_Try it_. From the entries below, output the line with "A parcel starting" and each following line up to and including the line with "A parcel of unsaturated air at 27.6°C", exactly as written.

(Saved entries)

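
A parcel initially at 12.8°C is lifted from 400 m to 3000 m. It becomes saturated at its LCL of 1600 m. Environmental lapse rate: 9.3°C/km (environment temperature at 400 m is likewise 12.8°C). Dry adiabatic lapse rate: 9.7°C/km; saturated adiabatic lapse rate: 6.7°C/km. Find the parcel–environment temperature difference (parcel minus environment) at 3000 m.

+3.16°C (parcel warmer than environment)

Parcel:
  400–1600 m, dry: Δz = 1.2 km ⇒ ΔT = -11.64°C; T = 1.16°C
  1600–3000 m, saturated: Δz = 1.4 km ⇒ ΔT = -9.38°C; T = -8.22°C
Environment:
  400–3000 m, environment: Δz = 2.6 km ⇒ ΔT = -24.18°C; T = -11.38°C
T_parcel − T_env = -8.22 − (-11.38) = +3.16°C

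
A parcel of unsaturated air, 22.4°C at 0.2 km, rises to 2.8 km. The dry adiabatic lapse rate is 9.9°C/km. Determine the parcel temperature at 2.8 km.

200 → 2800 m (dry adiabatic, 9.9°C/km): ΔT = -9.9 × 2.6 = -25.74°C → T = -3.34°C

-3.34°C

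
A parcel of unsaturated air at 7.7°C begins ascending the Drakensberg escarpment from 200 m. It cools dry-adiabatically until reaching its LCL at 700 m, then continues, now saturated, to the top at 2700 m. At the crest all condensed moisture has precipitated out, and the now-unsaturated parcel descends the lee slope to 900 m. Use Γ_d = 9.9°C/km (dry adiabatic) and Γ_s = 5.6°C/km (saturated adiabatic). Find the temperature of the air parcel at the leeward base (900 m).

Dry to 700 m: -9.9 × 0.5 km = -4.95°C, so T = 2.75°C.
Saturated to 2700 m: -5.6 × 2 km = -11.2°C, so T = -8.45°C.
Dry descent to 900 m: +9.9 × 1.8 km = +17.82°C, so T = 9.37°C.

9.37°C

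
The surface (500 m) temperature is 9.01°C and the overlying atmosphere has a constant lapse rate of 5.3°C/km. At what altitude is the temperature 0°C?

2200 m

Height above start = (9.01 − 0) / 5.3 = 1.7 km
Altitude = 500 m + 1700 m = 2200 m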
...
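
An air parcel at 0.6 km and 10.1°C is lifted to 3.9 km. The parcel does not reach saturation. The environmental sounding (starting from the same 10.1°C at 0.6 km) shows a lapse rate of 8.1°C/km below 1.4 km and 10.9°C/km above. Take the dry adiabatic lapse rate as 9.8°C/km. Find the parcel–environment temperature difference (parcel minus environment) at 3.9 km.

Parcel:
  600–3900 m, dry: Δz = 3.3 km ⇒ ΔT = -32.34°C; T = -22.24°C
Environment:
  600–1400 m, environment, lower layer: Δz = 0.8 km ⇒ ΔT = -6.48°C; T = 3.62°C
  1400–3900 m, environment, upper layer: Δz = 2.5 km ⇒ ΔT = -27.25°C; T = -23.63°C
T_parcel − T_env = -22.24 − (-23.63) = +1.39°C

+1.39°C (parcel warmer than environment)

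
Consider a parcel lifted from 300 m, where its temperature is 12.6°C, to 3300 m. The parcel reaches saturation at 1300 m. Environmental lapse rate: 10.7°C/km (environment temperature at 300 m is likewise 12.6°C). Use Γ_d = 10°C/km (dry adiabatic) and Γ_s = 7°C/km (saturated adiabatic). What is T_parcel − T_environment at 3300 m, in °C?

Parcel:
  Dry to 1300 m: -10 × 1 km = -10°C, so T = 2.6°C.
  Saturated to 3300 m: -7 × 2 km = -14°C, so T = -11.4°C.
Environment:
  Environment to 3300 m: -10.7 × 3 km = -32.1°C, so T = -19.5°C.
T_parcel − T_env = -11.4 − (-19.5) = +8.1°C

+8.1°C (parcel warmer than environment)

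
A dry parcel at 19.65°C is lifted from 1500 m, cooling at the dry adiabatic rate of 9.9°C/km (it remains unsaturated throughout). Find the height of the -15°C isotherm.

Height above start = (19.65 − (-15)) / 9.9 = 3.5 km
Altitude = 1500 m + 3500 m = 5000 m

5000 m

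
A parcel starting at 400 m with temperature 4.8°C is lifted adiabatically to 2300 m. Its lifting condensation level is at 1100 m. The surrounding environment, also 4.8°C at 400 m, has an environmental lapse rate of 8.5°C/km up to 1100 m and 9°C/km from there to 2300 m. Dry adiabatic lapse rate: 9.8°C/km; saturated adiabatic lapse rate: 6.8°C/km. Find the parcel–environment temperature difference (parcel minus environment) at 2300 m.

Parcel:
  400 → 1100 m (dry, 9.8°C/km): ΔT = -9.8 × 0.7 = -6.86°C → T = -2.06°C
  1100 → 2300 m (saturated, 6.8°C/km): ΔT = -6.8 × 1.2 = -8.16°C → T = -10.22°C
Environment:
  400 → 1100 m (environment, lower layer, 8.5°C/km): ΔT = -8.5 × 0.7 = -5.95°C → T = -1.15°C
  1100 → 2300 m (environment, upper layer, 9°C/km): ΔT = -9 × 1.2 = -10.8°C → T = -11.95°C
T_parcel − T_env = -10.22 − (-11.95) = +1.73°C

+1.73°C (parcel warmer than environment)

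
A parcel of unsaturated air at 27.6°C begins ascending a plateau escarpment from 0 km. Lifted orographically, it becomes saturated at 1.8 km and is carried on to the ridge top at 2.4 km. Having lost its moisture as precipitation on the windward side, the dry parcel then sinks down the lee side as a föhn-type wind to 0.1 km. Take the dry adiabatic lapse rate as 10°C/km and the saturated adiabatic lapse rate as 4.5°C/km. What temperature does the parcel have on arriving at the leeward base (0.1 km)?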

_Response_.
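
A parcel starting at 400 m with temperature 4.8°C is lifted adiabatically to 2300 m. Its lifting condensation level is at 1100 m. The surrounding environment, also 4.8°C at 400 m, has an environmental lapse rate of 8.5°C/km up to 1100 m and 9°C/km from there to 2300 m. Dry adiabatic lapse rate: 9.8°C/km; saturated adiabatic lapse rate: 6.8°C/km. Find the parcel–environment temperature difference (parcel minus environment) at 2300 m.

Parcel:
  400 → 1100 m (dry, 9.8°C/km): ΔT = -9.8 × 0.7 = -6.86°C → T = -2.06°C
  1100 → 2300 m (saturated, 6.8°C/km): ΔT = -6.8 × 1.2 = -8.16°C → T = -10.22°C
Environment:
  400 → 1100 m (environment, lower layer, 8.5°C/km): ΔT = -8.5 × 0.7 = -5.95°C → T = -1.15°C
  1100 → 2300 m (environment, upper layer, 9°C/km): ΔT = -9 × 1.2 = -10.8°C → T = -11.95°C
T_parcel − T_env = -10.22 − (-11.95) = +1.73°C

+1.73°C (parcel warmer than environment)

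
A parcel of unsaturated air at 27.6°C begins ascending a plateau escarpment from 0 km. Lifted orographically, it becomes saturated at 1.8 km and is carried on to the ridge top at 2.4 km. Having lost its moisture as precipitation on the windward side, the dry parcel then sinks down the lee side as a föhn-type wind to 0.1 km. Take the dry adiabatic lapse rate as 10°C/km and the saturated adiabatic lapse rate as 4.5°C/km. What temperature does the parcel have on arriving at the leeward base (0.1 km)?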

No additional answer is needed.